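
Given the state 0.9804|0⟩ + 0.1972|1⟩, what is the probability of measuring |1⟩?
0.03889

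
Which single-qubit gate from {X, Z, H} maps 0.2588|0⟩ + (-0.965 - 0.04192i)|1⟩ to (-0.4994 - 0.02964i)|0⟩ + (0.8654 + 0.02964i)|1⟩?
H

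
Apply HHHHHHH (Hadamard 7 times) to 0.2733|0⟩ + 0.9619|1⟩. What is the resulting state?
0.8734|0⟩ - 0.4869|1⟩

H² = I, so H^7 = H: a single Hadamard. With (a, b) = (0.2733, 0.9619), H gives ((a + b)/√2, (a − b)/√2) = (0.8734, -0.4869).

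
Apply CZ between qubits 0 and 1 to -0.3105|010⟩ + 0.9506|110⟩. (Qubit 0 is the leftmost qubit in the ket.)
-0.3105|010⟩ - 0.9506|110⟩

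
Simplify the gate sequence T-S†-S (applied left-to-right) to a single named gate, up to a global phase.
T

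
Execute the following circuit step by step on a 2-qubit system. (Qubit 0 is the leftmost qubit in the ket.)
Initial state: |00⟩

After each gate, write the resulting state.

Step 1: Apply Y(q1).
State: i|01⟩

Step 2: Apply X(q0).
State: i|11⟩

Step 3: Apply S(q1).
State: -|11⟩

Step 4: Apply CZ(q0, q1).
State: |11⟩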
......
Once the line with "Initial state: |00⟩" is found, transcribe it and each line after it through the final line of the entries, exactly and only.

Solution to this task
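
Initial state: |00⟩

After each gate, write the resulting state.

Step 1: Apply Y(q1).
State: i|01⟩

Step 2: Apply X(q0).
State: i|11⟩

Step 3: Apply S(q1).
State: -|11⟩

Step 4: Apply CZ(q0, q1).
State: |11⟩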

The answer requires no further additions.